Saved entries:
================

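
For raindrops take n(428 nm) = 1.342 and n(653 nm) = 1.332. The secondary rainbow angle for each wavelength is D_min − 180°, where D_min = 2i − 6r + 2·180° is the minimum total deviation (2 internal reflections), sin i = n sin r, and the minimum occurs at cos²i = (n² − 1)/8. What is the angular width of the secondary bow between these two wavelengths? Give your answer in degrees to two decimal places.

At 428 nm (n = 1.342): cos²i = 0.10012 → i = 71.554°, r = 44.981°, D_min = 233.222°, rainbow angle = 53.222°.
At 653 nm (n = 1.332): cos²i = 0.09678 → i = 71.875°, r = 45.520°, D_min = 230.628°, rainbow angle = 50.628°.
Angular width = |53.222° − 50.628°| = 2.594°.

2.59°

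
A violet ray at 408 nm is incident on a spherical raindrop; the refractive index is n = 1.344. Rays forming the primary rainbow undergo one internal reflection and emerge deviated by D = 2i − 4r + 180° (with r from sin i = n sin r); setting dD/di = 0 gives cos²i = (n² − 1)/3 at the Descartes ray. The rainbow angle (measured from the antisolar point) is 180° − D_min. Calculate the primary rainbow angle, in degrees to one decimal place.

cos²i = (1.80634 − 1)/3 = 0.26878; i = arccos(0.51844) = 58.772°.
sin r = sin 58.772°/1.344 = 0.63625; r = 39.512°.
D_min = 2·58.772° − 4·39.512° + 180° = 139.495°.
Rainbow angle = 180° − D_min = 40.505°.

40.5°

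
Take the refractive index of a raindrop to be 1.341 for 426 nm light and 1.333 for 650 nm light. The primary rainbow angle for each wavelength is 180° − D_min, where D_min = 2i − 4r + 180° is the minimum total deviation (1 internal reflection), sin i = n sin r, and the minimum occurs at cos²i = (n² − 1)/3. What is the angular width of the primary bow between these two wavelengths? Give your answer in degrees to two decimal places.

At 426 nm (n = 1.341): cos²i = 0.26609 → i = 58.946°, r = 39.705°, D_min = 139.071°, rainbow angle = 40.929°.
At 650 nm (n = 1.333): cos²i = 0.25896 → i = 59.410°, r = 40.225°, D_min = 137.922°, rainbow angle = 42.078°.
Angular width = |40.929° − 42.078°| = 1.149°.

1.15°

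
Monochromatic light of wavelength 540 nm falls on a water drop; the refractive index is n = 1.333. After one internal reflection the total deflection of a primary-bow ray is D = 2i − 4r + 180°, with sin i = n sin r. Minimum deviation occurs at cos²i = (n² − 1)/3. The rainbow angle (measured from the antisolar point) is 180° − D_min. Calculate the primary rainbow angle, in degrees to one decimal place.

cos²i = (1.77689 − 1)/3 = 0.25896; i = arccos(0.50888) = 59.410°.
sin r = sin 59.410°/1.333 = 0.64579; r = 40.225°.
D_min = 2·59.410° − 4·40.225° + 180° = 137.922°.
Rainbow angle = 180° − D_min = 42.078°.

42.1°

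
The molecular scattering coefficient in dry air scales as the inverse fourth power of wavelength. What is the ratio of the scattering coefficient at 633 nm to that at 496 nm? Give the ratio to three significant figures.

Rayleigh scattering ∝ λ⁻⁴, so the ratio of coefficients is the inverse fourth power of the wavelength ratio.
σ(633)/σ(496) = (496/633)⁴ = (0.7836)⁴ = 0.377.

0.377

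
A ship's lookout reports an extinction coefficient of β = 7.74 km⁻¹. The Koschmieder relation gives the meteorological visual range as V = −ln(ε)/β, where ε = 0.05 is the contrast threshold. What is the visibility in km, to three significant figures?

V = −ln(0.05) / 7.74 = 2.996 / 7.74 = 0.3870 km.

0.387 km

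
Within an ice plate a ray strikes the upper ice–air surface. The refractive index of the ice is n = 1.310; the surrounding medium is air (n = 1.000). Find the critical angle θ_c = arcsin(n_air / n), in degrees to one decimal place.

49.8°

sin θ_c = n_air / n = 1.000 / 1.310 = 0.7634.
θ_c = arcsin(0.7634) = 49.76°.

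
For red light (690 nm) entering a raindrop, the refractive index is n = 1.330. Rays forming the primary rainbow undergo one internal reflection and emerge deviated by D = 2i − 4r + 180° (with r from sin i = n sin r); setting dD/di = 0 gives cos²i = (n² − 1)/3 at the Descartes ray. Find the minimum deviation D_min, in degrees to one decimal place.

137.5°

cos²i = (1.76890 − 1)/3 = 0.25630; i = arccos(0.50626) = 59.585°.
sin r = sin 59.585°/1.330 = 0.64841; r = 40.422°.
D_min = 2·59.585° − 4·40.422° + 180° = 137.484°.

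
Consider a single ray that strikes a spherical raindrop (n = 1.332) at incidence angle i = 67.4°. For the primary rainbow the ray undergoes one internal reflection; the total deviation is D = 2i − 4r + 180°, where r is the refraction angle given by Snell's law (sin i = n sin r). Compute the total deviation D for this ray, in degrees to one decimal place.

sin r = sin 67.4° / 1.332 = 0.9232/1.332 = 0.6931; r = 43.88°.
D = 2·67.4° − 4·43.88° + 180° = 134.80° − 175.50° + 180° = 139.30°.

139.3°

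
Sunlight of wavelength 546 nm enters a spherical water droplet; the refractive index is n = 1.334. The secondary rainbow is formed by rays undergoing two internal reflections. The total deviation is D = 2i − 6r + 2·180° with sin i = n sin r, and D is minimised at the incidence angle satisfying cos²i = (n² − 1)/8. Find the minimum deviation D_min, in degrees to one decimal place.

cos²i = (1.77956 − 1)/8 = 0.09744; i = arccos(0.31216) = 71.810°.
sin r = sin 71.810°/1.334 = 0.71217; r = 45.411°.
D_min = 2·71.810° − 6·45.411° + 360° = 231.153°.

231.2°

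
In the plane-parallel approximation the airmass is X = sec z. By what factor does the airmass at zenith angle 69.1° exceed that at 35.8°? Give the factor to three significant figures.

2.27

X(69.1°)/X(35.8°) = sec 69.1° / sec 35.8° = cos 35.8° / cos 69.1° = 0.8111/0.3567 = 2.2736.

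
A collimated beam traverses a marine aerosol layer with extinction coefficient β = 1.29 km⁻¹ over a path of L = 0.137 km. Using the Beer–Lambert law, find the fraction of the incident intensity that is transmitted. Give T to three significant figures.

τ = β·L = 1.29 × 0.137 = 0.1767.
T = exp(−0.1767) = 0.8380.

0.838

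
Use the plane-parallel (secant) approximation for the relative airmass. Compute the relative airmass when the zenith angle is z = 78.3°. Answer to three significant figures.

X = sec z = 1/cos 78.3° = 1/0.2028 = 4.9313.

4.93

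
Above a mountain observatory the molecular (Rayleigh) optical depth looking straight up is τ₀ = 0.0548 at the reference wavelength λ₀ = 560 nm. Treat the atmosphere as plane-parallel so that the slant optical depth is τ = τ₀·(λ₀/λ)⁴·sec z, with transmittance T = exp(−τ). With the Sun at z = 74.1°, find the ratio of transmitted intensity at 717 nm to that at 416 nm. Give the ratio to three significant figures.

1.79

Airmass: sec 74.1° = 3.6502.
τ(717 nm) = 0.0548 × (560/717)⁴ × 3.6502 = 0.0548 × 0.3721 × 3.6502 = 0.0744.
τ(416 nm) = 0.0548 × (560/416)⁴ × 3.6502 = 0.0548 × 3.2838 × 3.6502 = 0.6569.
T(717)/T(416) = exp(τ_B − τ_A) = exp(0.5824) = 1.7904.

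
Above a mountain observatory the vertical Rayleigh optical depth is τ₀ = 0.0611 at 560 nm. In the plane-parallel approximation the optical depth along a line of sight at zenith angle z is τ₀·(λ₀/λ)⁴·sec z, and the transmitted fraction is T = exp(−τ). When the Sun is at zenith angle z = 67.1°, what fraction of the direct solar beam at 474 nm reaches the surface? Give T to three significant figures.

sec 67.1° = 2.5699.
τ = 0.0611 × (560/474)⁴ × 2.5699 = 0.0611 × 1.9482 × 2.5699 = 0.3059.
T = exp(−0.3059) = 0.7365.

0.736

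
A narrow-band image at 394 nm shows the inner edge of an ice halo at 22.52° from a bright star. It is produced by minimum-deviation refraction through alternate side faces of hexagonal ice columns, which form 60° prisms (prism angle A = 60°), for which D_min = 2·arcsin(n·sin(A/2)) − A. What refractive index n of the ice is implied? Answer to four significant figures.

1.319

Rearranging: n = sin((D_min + A)/2) / sin(A/2).
(D_min + A)/2 = (22.52° + 60°)/2 = 41.260°.
n = sin 41.260° / sin 30° = 0.6595 / 0.5000 = 1.3190.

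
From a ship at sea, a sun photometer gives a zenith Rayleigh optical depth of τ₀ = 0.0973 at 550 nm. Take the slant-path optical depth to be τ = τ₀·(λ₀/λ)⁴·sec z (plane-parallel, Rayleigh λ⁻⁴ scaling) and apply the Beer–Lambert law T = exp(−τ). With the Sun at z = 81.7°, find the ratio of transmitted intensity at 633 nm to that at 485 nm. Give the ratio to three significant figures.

2.08

Airmass: sec 81.7° = 6.9273.
τ(633 nm) = 0.0973 × (550/633)⁴ × 6.9273 = 0.0973 × 0.5699 × 6.9273 = 0.3842.
τ(485 nm) = 0.0973 × (550/485)⁴ × 6.9273 = 0.0973 × 1.6538 × 6.9273 = 1.1147.
T(633)/T(485) = exp(τ_B − τ_A) = exp(0.7305) = 2.0762.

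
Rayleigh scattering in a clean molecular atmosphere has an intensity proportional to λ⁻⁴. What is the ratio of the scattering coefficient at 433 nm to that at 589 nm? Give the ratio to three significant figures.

3.42

Rayleigh scattering ∝ λ⁻⁴, so the ratio of coefficients is the inverse fourth power of the wavelength ratio.
σ(433)/σ(589) = (589/433)⁴ = (1.3603)⁴ = 3.424.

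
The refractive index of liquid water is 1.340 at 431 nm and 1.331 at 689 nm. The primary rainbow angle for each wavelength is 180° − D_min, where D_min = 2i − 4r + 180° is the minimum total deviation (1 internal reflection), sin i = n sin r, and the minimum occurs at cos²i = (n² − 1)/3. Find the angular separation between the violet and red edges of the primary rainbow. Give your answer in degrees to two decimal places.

At 431 nm (n = 1.340): cos²i = 0.26520 → i = 59.004°, r = 39.770°, D_min = 138.929°, rainbow angle = 41.071°.
At 689 nm (n = 1.331): cos²i = 0.25719 → i = 59.527°, r = 40.356°, D_min = 137.630°, rainbow angle = 42.370°.
Angular width = |41.071° − 42.370°| = 1.299°.

1.30°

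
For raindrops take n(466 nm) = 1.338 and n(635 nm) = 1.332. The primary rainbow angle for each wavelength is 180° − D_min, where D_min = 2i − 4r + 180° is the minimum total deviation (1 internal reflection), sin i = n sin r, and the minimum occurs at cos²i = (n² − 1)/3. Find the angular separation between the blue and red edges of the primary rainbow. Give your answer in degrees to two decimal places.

At 466 nm (n = 1.338): cos²i = 0.26341 → i = 59.120°, r = 39.899°, D_min = 138.643°, rainbow angle = 41.357°.
At 635 nm (n = 1.332): cos²i = 0.25807 → i = 59.469°, r = 40.290°, D_min = 137.776°, rainbow angle = 42.224°.
Angular width = |41.357° − 42.224°| = 0.867°.

0.87°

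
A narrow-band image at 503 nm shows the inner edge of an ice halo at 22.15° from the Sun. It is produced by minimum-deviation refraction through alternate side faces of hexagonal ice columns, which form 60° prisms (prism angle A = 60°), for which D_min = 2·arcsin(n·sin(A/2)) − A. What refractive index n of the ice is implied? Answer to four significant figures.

Rearranging: n = sin((D_min + A)/2) / sin(A/2).
(D_min + A)/2 = (22.15° + 60°)/2 = 41.075°.
n = sin 41.075° / sin 30° = 0.6570 / 0.5000 = 1.3141.

1.314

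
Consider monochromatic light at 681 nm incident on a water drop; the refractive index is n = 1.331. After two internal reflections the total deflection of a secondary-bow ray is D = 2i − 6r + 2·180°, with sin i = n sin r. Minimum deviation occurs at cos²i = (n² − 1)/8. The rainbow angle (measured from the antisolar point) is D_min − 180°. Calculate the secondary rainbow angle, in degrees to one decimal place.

50.4°

cos²i = (1.77156 − 1)/8 = 0.09645; i = arccos(0.31056) = 71.907°.
sin r = sin 71.907°/1.331 = 0.71417; r = 45.575°.
D_min = 2·71.907° − 6·45.575° + 360° = 230.365°.
Rainbow angle = D_min − 180° = 50.365°.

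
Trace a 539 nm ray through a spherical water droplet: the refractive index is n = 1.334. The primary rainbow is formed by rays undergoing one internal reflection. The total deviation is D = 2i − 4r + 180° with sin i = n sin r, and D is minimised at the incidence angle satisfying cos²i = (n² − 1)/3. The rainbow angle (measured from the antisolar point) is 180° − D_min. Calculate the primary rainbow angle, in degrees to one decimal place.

cos²i = (1.77956 − 1)/3 = 0.25985; i = arccos(0.50976) = 59.352°.
sin r = sin 59.352°/1.334 = 0.64492; r = 40.159°.
D_min = 2·59.352° − 4·40.159° + 180° = 138.067°.
Rainbow angle = 180° − D_min = 41.933°.

41.9°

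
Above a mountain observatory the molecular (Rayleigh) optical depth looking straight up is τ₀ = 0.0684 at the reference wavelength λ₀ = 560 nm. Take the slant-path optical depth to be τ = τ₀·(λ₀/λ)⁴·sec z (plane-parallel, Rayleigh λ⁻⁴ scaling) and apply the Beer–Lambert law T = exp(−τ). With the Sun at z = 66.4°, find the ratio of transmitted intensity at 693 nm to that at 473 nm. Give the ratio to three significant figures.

1.30

Airmass: sec 66.4° = 2.4978.
τ(693 nm) = 0.0684 × (560/693)⁴ × 2.4978 = 0.0684 × 0.4264 × 2.4978 = 0.0729.
τ(473 nm) = 0.0684 × (560/473)⁴ × 2.4978 = 0.0684 × 1.9648 × 2.4978 = 0.3357.
T(693)/T(473) = exp(τ_B − τ_A) = exp(0.2628) = 1.3006.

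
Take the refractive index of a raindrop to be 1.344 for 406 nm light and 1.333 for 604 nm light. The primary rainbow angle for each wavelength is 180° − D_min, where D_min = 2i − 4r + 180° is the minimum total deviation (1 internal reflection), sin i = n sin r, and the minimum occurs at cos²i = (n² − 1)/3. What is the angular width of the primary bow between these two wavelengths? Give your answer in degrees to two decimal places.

At 406 nm (n = 1.344): cos²i = 0.26878 → i = 58.772°, r = 39.512°, D_min = 139.495°, rainbow angle = 40.505°.
At 604 nm (n = 1.333): cos²i = 0.25896 → i = 59.410°, r = 40.225°, D_min = 137.922°, rainbow angle = 42.078°.
Angular width = |40.505° − 42.078°| = 1.573°.

1.57°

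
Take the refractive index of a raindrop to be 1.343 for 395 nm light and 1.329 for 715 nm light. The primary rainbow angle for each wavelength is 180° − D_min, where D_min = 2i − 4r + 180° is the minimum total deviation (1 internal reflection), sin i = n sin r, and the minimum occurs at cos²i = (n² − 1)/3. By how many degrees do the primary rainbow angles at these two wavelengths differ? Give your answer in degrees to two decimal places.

At 395 nm (n = 1.343): cos²i = 0.26788 → i = 58.830°, r = 39.577°, D_min = 139.354°, rainbow angle = 40.646°.
At 715 nm (n = 1.329): cos²i = 0.25541 → i = 59.643°, r = 40.487°, D_min = 137.337°, rainbow angle = 42.663°.
Angular width = |40.646° − 42.663°| = 2.017°.

2.02°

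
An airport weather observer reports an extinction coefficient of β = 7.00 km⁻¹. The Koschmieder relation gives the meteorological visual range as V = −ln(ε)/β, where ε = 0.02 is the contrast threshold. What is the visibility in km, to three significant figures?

0.559 km

V = −ln(0.02) / 7.00 = 3.912 / 7.00 = 0.5589 km.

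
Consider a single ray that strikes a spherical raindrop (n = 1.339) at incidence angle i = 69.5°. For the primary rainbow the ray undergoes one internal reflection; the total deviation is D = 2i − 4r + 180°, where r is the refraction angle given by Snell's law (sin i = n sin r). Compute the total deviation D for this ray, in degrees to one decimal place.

sin r = sin 69.5° / 1.339 = 0.9367/1.339 = 0.6995; r = 44.39°.
D = 2·69.5° − 4·44.39° + 180° = 139.00° − 177.56° + 180° = 141.44°.

141.4°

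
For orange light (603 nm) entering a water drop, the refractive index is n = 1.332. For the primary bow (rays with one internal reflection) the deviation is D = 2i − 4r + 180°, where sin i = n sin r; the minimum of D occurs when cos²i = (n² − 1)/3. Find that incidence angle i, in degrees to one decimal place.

59.5°

cos²i = (1.332² − 1)/3 = (1.77422 − 1)/3 = 0.25807.
cos i = 0.50801, so i = 59.469°.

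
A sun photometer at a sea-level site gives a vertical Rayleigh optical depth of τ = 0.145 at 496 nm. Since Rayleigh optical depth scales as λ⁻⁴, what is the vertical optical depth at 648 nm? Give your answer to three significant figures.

τ(648 nm) = τ(496 nm) × (496/648)⁴ = 0.145 × (0.7654)⁴ = 0.145 × 0.3433 = 0.0498.

0.0498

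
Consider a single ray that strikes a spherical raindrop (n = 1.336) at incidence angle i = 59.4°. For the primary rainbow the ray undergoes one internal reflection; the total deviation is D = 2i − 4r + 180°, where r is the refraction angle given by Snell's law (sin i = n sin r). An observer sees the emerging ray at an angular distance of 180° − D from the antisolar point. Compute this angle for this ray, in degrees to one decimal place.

sin r = sin 59.4° / 1.336 = 0.8607/1.336 = 0.6443; r = 40.11°.
D = 2·59.4° − 4·40.11° + 180° = 118.80° − 160.44° + 180° = 138.36°.
Angle from antisolar point = 180° − D = 41.64°.

41.6°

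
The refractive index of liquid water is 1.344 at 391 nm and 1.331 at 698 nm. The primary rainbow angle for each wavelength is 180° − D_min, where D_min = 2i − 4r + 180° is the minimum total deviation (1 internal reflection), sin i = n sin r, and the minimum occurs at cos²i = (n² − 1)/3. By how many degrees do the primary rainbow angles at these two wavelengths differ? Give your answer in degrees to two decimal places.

At 391 nm (n = 1.344): cos²i = 0.26878 → i = 58.772°, r = 39.512°, D_min = 139.495°, rainbow angle = 40.505°.
At 698 nm (n = 1.331): cos²i = 0.25719 → i = 59.527°, r = 40.356°, D_min = 137.630°, rainbow angle = 42.370°.
Angular width = |40.505° − 42.370°| = 1.865°.

1.86°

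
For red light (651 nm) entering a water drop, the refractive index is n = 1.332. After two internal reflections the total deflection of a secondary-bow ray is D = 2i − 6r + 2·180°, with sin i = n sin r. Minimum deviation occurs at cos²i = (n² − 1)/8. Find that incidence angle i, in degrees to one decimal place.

cos²i = (1.332² − 1)/8 = (1.77422 − 1)/8 = 0.09678.
cos i = 0.31109, so i = 71.875°.

71.9°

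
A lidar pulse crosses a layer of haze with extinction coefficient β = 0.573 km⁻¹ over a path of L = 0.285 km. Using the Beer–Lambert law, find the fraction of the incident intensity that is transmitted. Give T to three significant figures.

0.849

τ = β·L = 0.573 × 0.285 = 0.1633.
T = exp(−0.1633) = 0.8493.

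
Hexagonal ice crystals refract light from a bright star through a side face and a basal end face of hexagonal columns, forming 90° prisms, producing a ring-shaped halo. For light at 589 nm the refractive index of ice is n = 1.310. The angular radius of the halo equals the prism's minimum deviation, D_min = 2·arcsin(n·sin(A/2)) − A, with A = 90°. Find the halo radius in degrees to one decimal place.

45.7°

n·sin(A/2) = 1.310 × sin 45° = 1.310 × 0.7071 = 0.9263.
D_min = 2·arcsin(0.9263) − 90° = 2 × 67.867° − 90° = 45.733°.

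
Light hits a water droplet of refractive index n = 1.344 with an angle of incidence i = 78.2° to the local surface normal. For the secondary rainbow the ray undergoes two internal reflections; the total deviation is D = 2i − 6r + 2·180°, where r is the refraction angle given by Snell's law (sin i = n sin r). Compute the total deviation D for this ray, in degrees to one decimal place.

sin r = sin 78.2° / 1.344 = 0.9789/1.344 = 0.7283; r = 46.75°.
D = 2·78.2° − 6·46.75° + 2·180° = 156.40° − 280.48° + 360° = 235.92°.

235.9°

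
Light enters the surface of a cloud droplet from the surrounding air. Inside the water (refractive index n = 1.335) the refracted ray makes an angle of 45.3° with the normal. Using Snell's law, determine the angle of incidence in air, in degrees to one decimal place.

71.6°

Snell: sin θ_i = n · sin θ_r = 1.335 × sin 45.3° = 1.335 × 0.7108 = 0.9489.
θ_i = arcsin(0.9489) = 71.61°.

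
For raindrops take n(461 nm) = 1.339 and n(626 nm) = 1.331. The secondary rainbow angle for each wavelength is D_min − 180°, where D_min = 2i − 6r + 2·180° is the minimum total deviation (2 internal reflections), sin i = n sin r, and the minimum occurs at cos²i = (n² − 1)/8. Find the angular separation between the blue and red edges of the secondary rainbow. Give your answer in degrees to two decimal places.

At 461 nm (n = 1.339): cos²i = 0.09912 → i = 71.650°, r = 45.141°, D_min = 232.451°, rainbow angle = 52.451°.
At 626 nm (n = 1.331): cos²i = 0.09645 → i = 71.907°, r = 45.575°, D_min = 230.365°, rainbow angle = 50.365°.
Angular width = |52.451° − 50.365°| = 2.086°.

2.09°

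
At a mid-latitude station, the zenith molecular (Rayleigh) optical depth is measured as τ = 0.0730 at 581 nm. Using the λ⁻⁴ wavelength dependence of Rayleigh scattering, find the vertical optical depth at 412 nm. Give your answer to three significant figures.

τ(412 nm) = τ(581 nm) × (581/412)⁴ = 0.0730 × (1.4102)⁴ = 0.0730 × 3.9547 = 0.2887.

0.289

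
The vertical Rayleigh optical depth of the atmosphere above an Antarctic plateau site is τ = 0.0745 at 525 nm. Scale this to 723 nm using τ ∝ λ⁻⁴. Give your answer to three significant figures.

0.0207

τ(723 nm) = τ(525 nm) × (525/723)⁴ = 0.0745 × (0.7261)⁴ = 0.0745 × 0.2780 = 0.0207.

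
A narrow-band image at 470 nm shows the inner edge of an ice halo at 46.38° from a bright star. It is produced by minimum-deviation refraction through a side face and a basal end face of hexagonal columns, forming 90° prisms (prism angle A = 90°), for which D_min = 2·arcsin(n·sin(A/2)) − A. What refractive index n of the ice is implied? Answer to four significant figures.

Rearranging: n = sin((D_min + A)/2) / sin(A/2).
(D_min + A)/2 = (46.38° + 90°)/2 = 68.190°.
n = sin 68.190° / sin 45° = 0.9284 / 0.7071 = 1.3130.

1.313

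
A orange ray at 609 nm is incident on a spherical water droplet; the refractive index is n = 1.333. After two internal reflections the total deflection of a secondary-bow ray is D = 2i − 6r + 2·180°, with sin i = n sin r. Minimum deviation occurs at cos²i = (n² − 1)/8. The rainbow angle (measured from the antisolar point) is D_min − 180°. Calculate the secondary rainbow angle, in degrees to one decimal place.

cos²i = (1.77689 − 1)/8 = 0.09711; i = arccos(0.31163) = 71.843°.
sin r = sin 71.843°/1.333 = 0.71283; r = 45.466°.
D_min = 2·71.843° − 6·45.466° + 360° = 230.891°.
Rainbow angle = D_min − 180° = 50.891°.

50.9°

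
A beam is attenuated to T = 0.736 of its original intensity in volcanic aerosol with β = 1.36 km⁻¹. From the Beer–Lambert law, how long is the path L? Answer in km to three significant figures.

Beer–Lambert: T = exp(−βL) ⇒ L = −ln(T)/β = −ln(0.736)/1.36 = 0.3065/1.36 = 0.2254 km.

0.225 km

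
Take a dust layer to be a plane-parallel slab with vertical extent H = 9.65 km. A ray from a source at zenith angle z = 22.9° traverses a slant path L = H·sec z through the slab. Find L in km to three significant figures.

10.5 km

sec z = 1/cos 22.9° = 1.0856.
L = 9.65 × 1.0856 = 10.476 km.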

================

▶ PROBLEM REQUIREMENTS: An exact copy of the line containing "A orange ray" and all lines after it, through the last line of the entries, is the required answer.

▶ THE COMPLETED TASK:
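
A orange ray at 609 nm is incident on a spherical water droplet; the refractive index is n = 1.333. After two internal reflections the total deflection of a secondary-bow ray is D = 2i − 6r + 2·180°, with sin i = n sin r. Minimum deviation occurs at cos²i = (n² − 1)/8. The rainbow angle (measured from the antisolar point) is D_min − 180°. Calculate the secondary rainbow angle, in degrees to one decimal place.

cos²i = (1.77689 − 1)/8 = 0.09711; i = arccos(0.31163) = 71.843°.
sin r = sin 71.843°/1.333 = 0.71283; r = 45.466°.
D_min = 2·71.843° − 6·45.466° + 360° = 230.891°.
Rainbow angle = D_min − 180° = 50.891°.

50.9°

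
A beam is attenuated to T = 0.736 of its original intensity in volcanic aerosol with β = 1.36 km⁻¹. From the Beer–Lambert law, how long is the path L? Answer in km to three significant figures.

Beer–Lambert: T = exp(−βL) ⇒ L = −ln(T)/β = −ln(0.736)/1.36 = 0.3065/1.36 = 0.2254 km.

0.225 km

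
Take a dust layer to be a plane-parallel slab with vertical extent H = 9.65 km. A ray from a source at zenith angle z = 22.9° traverses a slant path L = H·sec z through the slab. Find L in km to three significant figures.

10.5 km

sec z = 1/cos 22.9° = 1.0856.
L = 9.65 × 1.0856 = 10.476 km.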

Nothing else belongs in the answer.